▶ [Data records]
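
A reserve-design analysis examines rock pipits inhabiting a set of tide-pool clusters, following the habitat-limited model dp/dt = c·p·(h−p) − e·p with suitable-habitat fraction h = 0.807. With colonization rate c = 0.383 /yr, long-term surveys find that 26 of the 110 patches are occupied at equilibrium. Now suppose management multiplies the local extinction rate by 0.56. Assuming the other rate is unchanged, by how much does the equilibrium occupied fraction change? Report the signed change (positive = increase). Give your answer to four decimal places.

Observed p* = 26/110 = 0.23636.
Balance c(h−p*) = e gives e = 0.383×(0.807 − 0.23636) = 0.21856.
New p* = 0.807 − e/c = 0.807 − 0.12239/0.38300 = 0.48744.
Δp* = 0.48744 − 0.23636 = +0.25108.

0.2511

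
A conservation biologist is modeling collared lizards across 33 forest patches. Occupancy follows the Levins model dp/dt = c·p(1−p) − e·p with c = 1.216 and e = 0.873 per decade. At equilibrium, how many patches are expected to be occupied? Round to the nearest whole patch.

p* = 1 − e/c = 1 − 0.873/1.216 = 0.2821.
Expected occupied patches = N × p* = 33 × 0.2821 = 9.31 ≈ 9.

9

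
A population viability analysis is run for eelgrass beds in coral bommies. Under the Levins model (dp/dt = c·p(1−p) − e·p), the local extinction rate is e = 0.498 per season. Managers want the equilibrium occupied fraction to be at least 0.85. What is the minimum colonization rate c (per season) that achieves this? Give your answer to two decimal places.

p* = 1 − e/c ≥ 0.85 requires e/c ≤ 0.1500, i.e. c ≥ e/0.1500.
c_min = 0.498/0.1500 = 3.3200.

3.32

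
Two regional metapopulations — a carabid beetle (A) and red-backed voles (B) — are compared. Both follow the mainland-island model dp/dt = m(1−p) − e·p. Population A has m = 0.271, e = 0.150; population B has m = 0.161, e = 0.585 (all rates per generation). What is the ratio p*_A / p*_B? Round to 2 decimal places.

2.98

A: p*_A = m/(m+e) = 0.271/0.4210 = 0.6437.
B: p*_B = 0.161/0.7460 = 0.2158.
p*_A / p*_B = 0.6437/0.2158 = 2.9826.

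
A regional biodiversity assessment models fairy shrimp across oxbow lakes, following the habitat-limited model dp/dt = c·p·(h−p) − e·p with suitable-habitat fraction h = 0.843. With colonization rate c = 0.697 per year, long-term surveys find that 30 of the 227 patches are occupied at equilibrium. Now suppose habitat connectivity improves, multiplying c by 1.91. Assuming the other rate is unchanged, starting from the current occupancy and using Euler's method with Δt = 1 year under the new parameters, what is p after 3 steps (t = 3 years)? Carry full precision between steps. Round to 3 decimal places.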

▶ [The problem]
Down to the last line, give the records again exactly.

▶ [Result of this task]
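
A reserve-design analysis examines rock pipits inhabiting a set of tide-pool clusters, following the habitat-limited model dp/dt = c·p·(h−p) − e·p with suitable-habitat fraction h = 0.807. With colonization rate c = 0.383 /yr, long-term surveys find that 26 of the 110 patches are occupied at equilibrium. Now suppose management multiplies the local extinction rate by 0.56. Assuming the other rate is unchanged, by how much does the equilibrium occupied fraction change? Report the signed change (positive = increase). Give your answer to four decimal places.

Observed p* = 26/110 = 0.23636.
Balance c(h−p*) = e gives e = 0.383×(0.807 − 0.23636) = 0.21856.
New p* = 0.807 − e/c = 0.807 − 0.12239/0.38300 = 0.48744.
Δp* = 0.48744 − 0.23636 = +0.25108.

0.2511

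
A conservation biologist is modeling collared lizards across 33 forest patches. Occupancy follows the Levins model dp/dt = c·p(1−p) − e·p with c = 1.216 and e = 0.873 per decade. At equilibrium, how many patches are expected to be occupied? Round to the nearest whole patch.

p* = 1 − e/c = 1 − 0.873/1.216 = 0.2821.
Expected occupied patches = N × p* = 33 × 0.2821 = 9.31 ≈ 9.

9

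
A population viability analysis is run for eelgrass beds in coral bommies. Under the Levins model (dp/dt = c·p(1−p) − e·p), the local extinction rate is e = 0.498 per season. Managers want the equilibrium occupied fraction to be at least 0.85. What is the minimum colonization rate c (per season) that achieves this? Give your answer to two decimal places.

p* = 1 − e/c ≥ 0.85 requires e/c ≤ 0.1500, i.e. c ≥ e/0.1500.
c_min = 0.498/0.1500 = 3.3200.

3.32

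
Two regional metapopulations — a carabid beetle (A) and red-backed voles (B) — are compared. Both follow the mainland-island model dp/dt = m(1−p) − e·p. Population A has m = 0.271, e = 0.150; population B has m = 0.161, e = 0.585 (all rates per generation). What is the ratio p*_A / p*_B? Round to 2 decimal places.

2.98

A: p*_A = m/(m+e) = 0.271/0.4210 = 0.6437.
B: p*_B = 0.161/0.7460 = 0.2158.
p*_A / p*_B = 0.6437/0.2158 = 2.9826.

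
A regional biodiversity assessment models fairy shrimp across oxbow lakes, following the habitat-limited model dp/dt = c·p·(h−p) − e·p with suitable-habitat fraction h = 0.843. With colonization rate c = 0.697 per year, long-term surveys find that 30 of the 227 patches are occupied at equilibrium. Now suppose habitat connectivity improves, multiplying c by 1.91. Assuming the other rate is unchanged, starting from the current occupancy and using Euler's method with Δt = 1 year under the new parameters, what is p after 3 steps (t = 3 years)? Carry full precision between steps. Round to 3 decimal places.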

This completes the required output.